▶ **EXERCISE BRIEF**
All lines in the data bearing the string "sense" should be identified and copied.

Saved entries

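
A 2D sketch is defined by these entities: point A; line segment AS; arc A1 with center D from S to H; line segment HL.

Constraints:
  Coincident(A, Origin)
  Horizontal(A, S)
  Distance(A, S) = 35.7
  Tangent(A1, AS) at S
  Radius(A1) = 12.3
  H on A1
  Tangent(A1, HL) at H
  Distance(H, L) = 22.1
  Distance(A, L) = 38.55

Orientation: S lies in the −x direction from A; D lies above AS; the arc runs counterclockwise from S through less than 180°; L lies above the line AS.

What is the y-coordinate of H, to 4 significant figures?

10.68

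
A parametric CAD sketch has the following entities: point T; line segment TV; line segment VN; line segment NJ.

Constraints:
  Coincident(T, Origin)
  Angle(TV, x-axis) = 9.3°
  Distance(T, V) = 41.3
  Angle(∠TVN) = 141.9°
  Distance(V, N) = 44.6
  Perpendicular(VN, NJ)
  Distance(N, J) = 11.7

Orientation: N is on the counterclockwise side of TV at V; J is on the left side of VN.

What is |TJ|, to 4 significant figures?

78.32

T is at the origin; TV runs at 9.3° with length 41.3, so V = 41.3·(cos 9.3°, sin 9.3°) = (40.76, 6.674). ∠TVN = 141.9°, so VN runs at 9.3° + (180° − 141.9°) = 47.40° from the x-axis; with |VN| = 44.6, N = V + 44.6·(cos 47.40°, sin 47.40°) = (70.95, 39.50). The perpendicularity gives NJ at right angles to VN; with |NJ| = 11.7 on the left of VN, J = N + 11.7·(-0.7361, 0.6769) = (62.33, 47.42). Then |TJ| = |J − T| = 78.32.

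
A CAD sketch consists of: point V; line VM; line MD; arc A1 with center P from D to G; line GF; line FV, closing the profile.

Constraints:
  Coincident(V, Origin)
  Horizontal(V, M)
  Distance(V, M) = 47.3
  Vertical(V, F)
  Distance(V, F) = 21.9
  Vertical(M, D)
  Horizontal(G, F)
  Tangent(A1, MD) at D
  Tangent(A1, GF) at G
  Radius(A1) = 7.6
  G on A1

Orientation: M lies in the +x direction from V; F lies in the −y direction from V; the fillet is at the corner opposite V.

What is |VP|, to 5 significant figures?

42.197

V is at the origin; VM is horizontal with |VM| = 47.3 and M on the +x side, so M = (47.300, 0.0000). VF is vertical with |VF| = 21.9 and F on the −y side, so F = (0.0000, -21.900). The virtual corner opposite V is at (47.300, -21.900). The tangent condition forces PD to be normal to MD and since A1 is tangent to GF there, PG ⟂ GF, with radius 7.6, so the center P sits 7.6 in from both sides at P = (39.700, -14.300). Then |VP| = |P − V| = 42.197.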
--
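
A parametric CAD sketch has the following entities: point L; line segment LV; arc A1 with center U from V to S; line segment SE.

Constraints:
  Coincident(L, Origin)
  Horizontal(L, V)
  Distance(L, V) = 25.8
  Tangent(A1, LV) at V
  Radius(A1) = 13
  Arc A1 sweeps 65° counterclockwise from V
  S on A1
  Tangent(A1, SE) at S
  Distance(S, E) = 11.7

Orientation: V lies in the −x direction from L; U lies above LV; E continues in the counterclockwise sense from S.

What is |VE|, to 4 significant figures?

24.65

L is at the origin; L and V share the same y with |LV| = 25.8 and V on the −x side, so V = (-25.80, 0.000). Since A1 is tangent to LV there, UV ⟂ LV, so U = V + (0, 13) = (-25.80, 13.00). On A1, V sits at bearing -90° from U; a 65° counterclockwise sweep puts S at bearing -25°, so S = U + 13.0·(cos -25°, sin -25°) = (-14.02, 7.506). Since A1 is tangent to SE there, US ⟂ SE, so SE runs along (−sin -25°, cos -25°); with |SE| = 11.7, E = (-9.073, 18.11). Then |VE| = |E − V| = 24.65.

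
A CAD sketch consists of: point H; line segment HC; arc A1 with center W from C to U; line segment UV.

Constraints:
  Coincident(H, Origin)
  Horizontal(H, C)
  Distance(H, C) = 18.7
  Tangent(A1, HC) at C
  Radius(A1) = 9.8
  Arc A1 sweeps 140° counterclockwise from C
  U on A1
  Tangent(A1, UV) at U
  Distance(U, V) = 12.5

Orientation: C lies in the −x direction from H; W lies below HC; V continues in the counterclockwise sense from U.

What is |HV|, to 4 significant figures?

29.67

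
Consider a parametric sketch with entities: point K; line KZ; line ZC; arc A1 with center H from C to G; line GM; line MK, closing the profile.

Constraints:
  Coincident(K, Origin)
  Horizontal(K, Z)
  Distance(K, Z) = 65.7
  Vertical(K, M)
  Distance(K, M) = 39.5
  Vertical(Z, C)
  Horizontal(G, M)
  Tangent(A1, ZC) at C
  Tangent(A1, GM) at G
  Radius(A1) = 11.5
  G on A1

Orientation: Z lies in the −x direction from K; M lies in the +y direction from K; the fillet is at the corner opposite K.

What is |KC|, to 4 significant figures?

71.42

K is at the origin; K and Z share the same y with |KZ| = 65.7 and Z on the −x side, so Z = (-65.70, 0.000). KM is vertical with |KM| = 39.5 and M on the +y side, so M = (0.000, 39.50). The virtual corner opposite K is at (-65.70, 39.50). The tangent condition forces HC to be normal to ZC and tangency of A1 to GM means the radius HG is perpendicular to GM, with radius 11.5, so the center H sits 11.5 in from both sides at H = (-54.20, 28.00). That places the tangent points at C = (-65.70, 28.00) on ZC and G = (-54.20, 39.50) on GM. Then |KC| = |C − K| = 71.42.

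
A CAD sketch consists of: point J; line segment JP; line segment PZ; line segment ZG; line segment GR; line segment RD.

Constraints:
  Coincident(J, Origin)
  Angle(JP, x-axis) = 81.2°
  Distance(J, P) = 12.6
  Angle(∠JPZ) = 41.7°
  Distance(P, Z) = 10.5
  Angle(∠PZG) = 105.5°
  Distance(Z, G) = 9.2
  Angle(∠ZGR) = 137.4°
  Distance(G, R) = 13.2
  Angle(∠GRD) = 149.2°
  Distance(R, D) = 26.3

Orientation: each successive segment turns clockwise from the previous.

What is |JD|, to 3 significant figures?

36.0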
---
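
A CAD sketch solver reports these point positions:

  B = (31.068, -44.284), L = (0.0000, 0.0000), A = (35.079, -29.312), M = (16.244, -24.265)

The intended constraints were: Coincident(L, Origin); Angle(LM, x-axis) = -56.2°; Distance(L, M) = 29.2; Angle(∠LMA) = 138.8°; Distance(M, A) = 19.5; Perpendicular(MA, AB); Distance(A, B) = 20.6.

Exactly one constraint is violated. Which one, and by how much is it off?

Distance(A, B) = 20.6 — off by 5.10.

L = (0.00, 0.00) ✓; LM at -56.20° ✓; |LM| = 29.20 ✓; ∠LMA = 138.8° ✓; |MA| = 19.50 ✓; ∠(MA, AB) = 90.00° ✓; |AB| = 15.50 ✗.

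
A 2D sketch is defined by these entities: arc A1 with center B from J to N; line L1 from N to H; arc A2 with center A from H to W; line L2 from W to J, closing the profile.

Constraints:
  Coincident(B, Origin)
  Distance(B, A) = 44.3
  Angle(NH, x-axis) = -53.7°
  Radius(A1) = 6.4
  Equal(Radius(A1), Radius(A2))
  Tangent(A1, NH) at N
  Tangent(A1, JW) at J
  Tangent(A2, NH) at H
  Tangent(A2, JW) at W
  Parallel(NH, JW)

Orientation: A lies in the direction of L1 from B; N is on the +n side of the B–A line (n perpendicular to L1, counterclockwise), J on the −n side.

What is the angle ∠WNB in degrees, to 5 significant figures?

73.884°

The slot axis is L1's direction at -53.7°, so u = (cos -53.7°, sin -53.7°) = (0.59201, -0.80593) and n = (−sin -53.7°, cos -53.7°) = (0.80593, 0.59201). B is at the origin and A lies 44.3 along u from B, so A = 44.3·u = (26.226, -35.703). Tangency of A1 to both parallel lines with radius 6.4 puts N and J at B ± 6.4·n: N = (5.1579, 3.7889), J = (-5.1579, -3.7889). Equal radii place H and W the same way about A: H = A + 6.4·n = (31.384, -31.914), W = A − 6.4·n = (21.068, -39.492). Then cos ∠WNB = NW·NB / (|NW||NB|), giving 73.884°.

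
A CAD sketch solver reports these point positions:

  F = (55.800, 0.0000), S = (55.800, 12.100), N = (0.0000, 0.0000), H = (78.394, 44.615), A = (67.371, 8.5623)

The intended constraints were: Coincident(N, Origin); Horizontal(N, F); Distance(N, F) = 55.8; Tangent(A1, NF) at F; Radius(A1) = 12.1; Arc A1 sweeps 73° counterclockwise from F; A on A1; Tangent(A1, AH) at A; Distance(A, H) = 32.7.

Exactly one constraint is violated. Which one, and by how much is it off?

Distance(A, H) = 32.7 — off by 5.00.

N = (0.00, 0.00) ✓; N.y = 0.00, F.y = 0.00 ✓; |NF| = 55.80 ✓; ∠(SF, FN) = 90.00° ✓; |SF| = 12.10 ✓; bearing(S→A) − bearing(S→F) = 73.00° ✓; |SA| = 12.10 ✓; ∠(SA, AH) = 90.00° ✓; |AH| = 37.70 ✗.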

▶ **SOLUTION**
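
Orientation: V lies in the −x direction from L; U lies above LV; E continues in the counterclockwise sense from S.
Orientation: C lies in the −x direction from H; W lies below HC; V continues in the counterclockwise sense from U.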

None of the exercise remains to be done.